== Segment start ==
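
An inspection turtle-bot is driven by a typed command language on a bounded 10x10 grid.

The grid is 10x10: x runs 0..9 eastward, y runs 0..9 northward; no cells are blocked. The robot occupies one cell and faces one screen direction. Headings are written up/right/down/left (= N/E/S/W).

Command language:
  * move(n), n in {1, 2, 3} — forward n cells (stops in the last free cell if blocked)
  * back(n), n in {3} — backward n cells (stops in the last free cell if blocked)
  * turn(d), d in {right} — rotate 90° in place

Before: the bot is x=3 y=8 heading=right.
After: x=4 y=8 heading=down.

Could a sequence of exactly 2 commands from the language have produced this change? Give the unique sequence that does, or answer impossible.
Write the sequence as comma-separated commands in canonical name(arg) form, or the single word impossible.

move(1), turn(right)

key: position moved to (4,8) AND the heading swung to S — translation plus rotation needed
from: x=3 y=8 heading=right
1. move(1) → x=4 y=8 heading=right
2. turn(right) → x=4 y=8 heading=down
uniquely the one of 25 2-step routes that fits.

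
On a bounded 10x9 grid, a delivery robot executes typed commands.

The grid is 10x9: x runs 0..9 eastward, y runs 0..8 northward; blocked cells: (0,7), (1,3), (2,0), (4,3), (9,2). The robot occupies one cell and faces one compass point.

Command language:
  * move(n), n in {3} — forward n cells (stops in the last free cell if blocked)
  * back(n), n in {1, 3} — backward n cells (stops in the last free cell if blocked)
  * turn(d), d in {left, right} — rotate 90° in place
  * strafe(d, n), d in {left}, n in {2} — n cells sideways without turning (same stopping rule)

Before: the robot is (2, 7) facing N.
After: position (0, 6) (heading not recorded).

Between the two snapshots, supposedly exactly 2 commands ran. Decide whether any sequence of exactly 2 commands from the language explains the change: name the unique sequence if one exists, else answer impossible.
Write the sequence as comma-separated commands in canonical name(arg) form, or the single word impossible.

back(1), strafe(left, 2)

key: order matters: swapping back(1) and strafe(left, 2) lands elsewhere
t0: (2, 7) facing N
t=1 back(1) ⇒ (2, 6) facing N
t=2 strafe(left, 2) ⇒ (0, 6) facing N
uniquely the one of 36 2-step routes that fits.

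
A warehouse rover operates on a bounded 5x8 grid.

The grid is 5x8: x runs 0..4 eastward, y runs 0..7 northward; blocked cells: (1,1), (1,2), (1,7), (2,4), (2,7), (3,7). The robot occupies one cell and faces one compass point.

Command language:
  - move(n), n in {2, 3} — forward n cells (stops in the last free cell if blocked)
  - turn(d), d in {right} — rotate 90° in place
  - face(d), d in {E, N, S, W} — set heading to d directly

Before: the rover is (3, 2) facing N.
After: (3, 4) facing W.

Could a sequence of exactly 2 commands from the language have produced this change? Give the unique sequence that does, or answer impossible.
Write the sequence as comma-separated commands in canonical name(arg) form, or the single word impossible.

move(2), face(W)

key: running face(W) before move(2) would end elsewhere — order is forced
initial: (3, 2) facing N
1. move(2) → (3, 4) facing N
2. face(W) → (3, 4) facing W
no rival 2-sequence matches.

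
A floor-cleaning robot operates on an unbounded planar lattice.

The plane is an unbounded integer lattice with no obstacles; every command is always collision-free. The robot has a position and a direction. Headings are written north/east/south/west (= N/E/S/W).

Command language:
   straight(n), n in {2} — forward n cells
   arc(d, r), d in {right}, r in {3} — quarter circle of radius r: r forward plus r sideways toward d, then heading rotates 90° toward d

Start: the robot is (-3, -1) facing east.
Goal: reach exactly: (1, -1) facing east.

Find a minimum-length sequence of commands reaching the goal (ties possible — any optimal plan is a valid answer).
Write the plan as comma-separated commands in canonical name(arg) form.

straight(2), straight(2)

from: (-3, -1) facing east
step 1 (straight(2)): (-1, -1) facing east
step 2 (straight(2)): (1, -1) facing east
nothing shorter than 2 reaches the goal.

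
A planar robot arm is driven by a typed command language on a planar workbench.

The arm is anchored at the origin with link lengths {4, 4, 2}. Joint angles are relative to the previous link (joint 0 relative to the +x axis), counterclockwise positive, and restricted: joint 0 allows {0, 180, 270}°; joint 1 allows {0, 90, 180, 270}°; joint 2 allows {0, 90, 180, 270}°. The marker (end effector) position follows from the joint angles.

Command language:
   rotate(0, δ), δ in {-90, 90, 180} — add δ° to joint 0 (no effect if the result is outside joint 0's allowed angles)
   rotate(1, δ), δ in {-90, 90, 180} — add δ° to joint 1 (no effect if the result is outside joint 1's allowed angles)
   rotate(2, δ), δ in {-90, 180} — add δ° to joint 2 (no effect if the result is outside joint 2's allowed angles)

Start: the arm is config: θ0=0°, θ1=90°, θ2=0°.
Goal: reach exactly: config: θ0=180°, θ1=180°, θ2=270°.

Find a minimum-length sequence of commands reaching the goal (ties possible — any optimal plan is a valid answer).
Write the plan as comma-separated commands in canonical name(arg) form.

start: config: θ0=0°, θ1=90°, θ2=0°
1. rotate(2, -90) → config: θ0=0°, θ1=90°, θ2=270°
2. rotate(0, 180) → config: θ0=180°, θ1=90°, θ2=270°
3. rotate(1, 90) → config: θ0=180°, θ1=180°, θ2=270°
minimal: 3 command(s), checked below 3.

rotate(2, -90), rotate(0, 180), rotate(1, 90)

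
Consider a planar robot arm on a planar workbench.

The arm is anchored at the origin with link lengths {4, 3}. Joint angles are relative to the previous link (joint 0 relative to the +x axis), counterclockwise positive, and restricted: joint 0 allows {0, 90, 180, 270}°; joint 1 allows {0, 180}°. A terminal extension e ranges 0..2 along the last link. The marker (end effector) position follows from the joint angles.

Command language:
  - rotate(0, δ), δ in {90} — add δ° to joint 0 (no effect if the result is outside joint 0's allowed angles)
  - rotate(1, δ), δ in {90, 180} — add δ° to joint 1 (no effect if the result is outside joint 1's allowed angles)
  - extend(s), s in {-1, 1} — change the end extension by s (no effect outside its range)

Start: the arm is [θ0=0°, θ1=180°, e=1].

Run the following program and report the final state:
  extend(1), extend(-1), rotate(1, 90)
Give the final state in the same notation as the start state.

[θ0=0°, θ1=180°, e=1]

initial: [θ0=0°, θ1=180°, e=1]
1. extend(1) → [θ0=0°, θ1=180°, e=2]
2. extend(-1) → [θ0=0°, θ1=180°, e=1]
3. rotate(1, 90) → [θ0=0°, θ1=180°, e=1]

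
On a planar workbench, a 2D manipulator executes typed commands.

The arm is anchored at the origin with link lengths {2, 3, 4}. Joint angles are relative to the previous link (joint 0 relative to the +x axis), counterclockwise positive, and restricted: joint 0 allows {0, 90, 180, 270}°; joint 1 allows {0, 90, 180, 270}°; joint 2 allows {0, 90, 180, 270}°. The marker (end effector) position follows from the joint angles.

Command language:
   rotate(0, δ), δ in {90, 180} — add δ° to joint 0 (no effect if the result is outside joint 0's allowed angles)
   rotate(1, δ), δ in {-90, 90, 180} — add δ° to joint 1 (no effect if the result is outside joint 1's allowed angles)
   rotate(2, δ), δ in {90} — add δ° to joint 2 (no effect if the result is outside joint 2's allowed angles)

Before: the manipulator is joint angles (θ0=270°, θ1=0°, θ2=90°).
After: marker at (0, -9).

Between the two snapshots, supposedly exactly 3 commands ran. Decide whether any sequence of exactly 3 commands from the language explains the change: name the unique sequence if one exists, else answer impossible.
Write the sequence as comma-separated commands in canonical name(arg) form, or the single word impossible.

rotate(2, 90), rotate(2, 90), rotate(2, 90)

initial: joint angles (θ0=270°, θ1=0°, θ2=90°)
step 1 (rotate(2, 90)): joint angles (θ0=270°, θ1=0°, θ2=180°)
step 2 (rotate(2, 90)): joint angles (θ0=270°, θ1=0°, θ2=270°)
step 3 (rotate(2, 90)): joint angles (θ0=270°, θ1=0°, θ2=0°)
all 216 alternatives checked — unique.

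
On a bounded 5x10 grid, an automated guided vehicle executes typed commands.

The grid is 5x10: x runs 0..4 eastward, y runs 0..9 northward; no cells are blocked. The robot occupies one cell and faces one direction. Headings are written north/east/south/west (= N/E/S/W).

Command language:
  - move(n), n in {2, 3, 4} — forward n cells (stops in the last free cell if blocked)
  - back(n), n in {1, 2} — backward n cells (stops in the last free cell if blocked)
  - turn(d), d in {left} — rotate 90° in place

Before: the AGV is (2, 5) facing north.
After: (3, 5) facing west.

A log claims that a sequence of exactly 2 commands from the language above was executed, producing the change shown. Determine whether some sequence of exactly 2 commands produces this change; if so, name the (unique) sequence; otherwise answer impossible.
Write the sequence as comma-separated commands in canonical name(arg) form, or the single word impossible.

turn(left), back(1)

key: cell and facing (now W) both changed — the 2 commands mix motion and turning
initial: (2, 5) facing north
t=1 turn(left) ⇒ (2, 5) facing west
t=2 back(1) ⇒ (3, 5) facing west
no other 2-command option fits: unique.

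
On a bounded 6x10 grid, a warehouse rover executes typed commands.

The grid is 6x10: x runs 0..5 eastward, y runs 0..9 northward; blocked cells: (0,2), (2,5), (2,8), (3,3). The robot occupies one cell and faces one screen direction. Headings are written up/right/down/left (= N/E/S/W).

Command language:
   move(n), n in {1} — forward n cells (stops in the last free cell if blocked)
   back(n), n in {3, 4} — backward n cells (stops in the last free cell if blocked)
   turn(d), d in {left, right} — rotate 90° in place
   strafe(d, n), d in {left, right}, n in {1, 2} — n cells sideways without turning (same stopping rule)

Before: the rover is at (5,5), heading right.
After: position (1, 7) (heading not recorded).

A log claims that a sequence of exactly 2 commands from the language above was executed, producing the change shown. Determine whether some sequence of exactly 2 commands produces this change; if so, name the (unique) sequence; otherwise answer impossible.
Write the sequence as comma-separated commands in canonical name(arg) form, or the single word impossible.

strafe(left, 2), back(4)

key: running back(4) before strafe(left, 2) would end elsewhere — order is forced
initial: at (5,5), heading right
step 1 (strafe(left, 2)): at (5,7), heading right
step 2 (back(4)): at (1,7), heading right
all 81 alternatives checked — unique.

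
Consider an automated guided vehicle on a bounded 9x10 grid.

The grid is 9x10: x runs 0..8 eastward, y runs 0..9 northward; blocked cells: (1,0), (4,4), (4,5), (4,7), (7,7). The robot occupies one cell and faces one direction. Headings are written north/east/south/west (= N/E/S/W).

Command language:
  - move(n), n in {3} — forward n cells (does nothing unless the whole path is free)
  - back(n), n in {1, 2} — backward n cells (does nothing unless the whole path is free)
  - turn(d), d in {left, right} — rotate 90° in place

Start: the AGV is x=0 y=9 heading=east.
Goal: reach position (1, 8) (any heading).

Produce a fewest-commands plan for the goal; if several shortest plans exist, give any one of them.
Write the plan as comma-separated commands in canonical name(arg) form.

initial: x=0 y=9 heading=east
t=1 turn(left) ⇒ x=0 y=9 heading=north
t=2 back(1) ⇒ x=0 y=8 heading=north
t=3 turn(left) ⇒ x=0 y=8 heading=west
t=4 back(1) ⇒ x=1 y=8 heading=west
shorter routes all fall short; 4 is best.

turn(left), back(1), turn(left), back(1)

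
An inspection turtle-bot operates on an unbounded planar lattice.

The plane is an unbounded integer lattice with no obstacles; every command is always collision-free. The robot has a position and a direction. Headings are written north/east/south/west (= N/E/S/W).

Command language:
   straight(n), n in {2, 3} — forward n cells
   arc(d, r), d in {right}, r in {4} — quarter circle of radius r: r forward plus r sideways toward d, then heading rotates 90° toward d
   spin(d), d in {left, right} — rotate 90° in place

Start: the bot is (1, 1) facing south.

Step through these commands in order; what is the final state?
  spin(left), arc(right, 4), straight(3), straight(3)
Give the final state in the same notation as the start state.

begin: (1, 1) facing south
step 1 (spin(left)): (1, 1) facing east
step 2 (arc(right, 4)): (5, -3) facing south
step 3 (straight(3)): (5, -6) facing south
step 4 (straight(3)): (5, -9) facing south

(5, -9) facing south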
== Segment end ==
### Work to complete
What you return should be exactly the lines above, starting at the one with "On a bounded 6x10" and ending at the one with "The grid is 6x10: x", and nothing else.

### Exercise result
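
On a bounded 6x10 grid, a warehouse rover executes typed commands.

The grid is 6x10: x runs 0..5 eastward, y runs 0..9 northward; blocked cells: (0,2), (2,5), (2,8), (3,3). The robot occupies one cell and faces one screen direction. Headings are written up/right/down/left (= N/E/S/W).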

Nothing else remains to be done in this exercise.